[[ DATA SUPPLIED open ]]

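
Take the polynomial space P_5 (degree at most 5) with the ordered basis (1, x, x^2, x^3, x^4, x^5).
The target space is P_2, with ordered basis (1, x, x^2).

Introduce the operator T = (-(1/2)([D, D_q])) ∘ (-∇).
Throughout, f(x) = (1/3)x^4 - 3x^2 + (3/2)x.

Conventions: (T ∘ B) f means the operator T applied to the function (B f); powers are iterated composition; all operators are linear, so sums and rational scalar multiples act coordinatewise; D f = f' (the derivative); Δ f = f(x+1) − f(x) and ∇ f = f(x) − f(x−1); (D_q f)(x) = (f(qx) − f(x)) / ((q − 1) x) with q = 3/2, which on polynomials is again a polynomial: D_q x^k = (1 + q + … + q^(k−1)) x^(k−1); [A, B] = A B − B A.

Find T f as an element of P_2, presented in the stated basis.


∇ f = (4/3)x^3 - 2x^2 - (14/3)x + 25/6
(-∇) f = -(4/3)x^3 + 2x^2 + (14/3)x - 25/6
D_q (-∇) f = -(19/3)x^2 + 5x + 14/3
D D_q (-∇) f = -(38/3)x + 5
D (-∇) f = -4x^2 + 4x + 14/3
D_q D (-∇) f = -10x + 4
[D, D_q] (-∇) f = -(8/3)x + 1
(-(1/2)([D, D_q])) (-∇) f = (4/3)x - 1/2

g(x) = (4/3)x - 1/2


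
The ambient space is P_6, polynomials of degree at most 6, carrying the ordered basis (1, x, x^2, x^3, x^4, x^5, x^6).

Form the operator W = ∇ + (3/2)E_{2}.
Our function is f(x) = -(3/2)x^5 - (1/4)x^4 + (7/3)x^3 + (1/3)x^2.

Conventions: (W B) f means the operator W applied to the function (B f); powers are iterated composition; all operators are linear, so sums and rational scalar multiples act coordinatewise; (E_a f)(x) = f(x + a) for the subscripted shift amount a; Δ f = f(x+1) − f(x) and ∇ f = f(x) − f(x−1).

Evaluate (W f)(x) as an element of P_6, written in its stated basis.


∇ f = -(15/2)x^4 + 14x^3 - (13/2)x^2 + (1/6)x + 3/4
E_{2} f = -(3/2)x^5 - (61/4)x^4 - (179/3)x^3 - (335/3)x^2 - (296/3)x - 32
((3/2)E_{2}) f = -(9/4)x^5 - (183/8)x^4 - (179/2)x^3 - (335/2)x^2 - 148x - 48
(∇ + (3/2)E_{2}) f = -(9/4)x^5 - (243/8)x^4 - (151/2)x^3 - 174x^2 - (887/6)x - 189/4

the image equals g(x) = -(9/4)x^5 - (243/8)x^4 - (151/2)x^3 - 174x^2 - (887/6)x - 189/4


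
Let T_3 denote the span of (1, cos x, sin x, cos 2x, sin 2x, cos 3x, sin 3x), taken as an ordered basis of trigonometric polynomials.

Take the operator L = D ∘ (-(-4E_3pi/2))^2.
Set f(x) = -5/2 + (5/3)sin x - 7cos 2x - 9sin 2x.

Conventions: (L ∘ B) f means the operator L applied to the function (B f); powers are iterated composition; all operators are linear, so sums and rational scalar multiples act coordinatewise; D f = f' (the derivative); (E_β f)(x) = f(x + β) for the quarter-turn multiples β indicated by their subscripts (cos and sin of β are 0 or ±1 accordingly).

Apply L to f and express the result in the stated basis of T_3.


the result is g(x) = -(80/3)cos x - 288cos 2x + 224sin 2x

E_3pi/2 f = -5/2 - (5/3)cos x + 7cos 2x + 9sin 2x
(-4E_3pi/2) f = 10 + (20/3)cos x - 28cos 2x - 36sin 2x
(-(-4E_3pi/2)) f = -10 - (20/3)cos x + 28cos 2x + 36sin 2x
E_3pi/2 (-(-4E_3pi/2)) f = -10 - (20/3)sin x - 28cos 2x - 36sin 2x
(-4E_3pi/2) (-(-4E_3pi/2)) f = 40 + (80/3)sin x + 112cos 2x + 144sin 2x
(-(-4E_3pi/2)) (-(-4E_3pi/2)) f = -40 - (80/3)sin x - 112cos 2x - 144sin 2x
D (-(-4E_3pi/2))^2 f = -(80/3)cos x - 288cos 2x + 224sin 2x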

[[ DATA SUPPLIED closed ]]

» **TASK INSTRUCTIONS**: All that belongs in the answer is the run of lines above from the line containing "Our function is" through the line containing "Set f(x) = -5/2", exactly as written.

» **EXERCISE SOLUTION**:
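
Our function is f(x) = -(3/2)x^5 - (1/4)x^4 + (7/3)x^3 + (1/3)x^2.

Conventions: (W B) f means the operator W applied to the function (B f); powers are iterated composition; all operators are linear, so sums and rational scalar multiples act coordinatewise; (E_a f)(x) = f(x + a) for the subscripted shift amount a; Δ f = f(x+1) − f(x) and ∇ f = f(x) − f(x−1).

Evaluate (W f)(x) as an element of P_6, written in its stated basis.


∇ f = -(15/2)x^4 + 14x^3 - (13/2)x^2 + (1/6)x + 3/4
E_{2} f = -(3/2)x^5 - (61/4)x^4 - (179/3)x^3 - (335/3)x^2 - (296/3)x - 32
((3/2)E_{2}) f = -(9/4)x^5 - (183/8)x^4 - (179/2)x^3 - (335/2)x^2 - 148x - 48
(∇ + (3/2)E_{2}) f = -(9/4)x^5 - (243/8)x^4 - (151/2)x^3 - 174x^2 - (887/6)x - 189/4

the image equals g(x) = -(9/4)x^5 - (243/8)x^4 - (151/2)x^3 - 174x^2 - (887/6)x - 189/4


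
Let T_3 denote the span of (1, cos x, sin x, cos 2x, sin 2x, cos 3x, sin 3x), taken as an ordered basis of trigonometric polynomials.

Take the operator L = D ∘ (-(-4E_3pi/2))^2.
Set f(x) = -5/2 + (5/3)sin x - 7cos 2x - 9sin 2x.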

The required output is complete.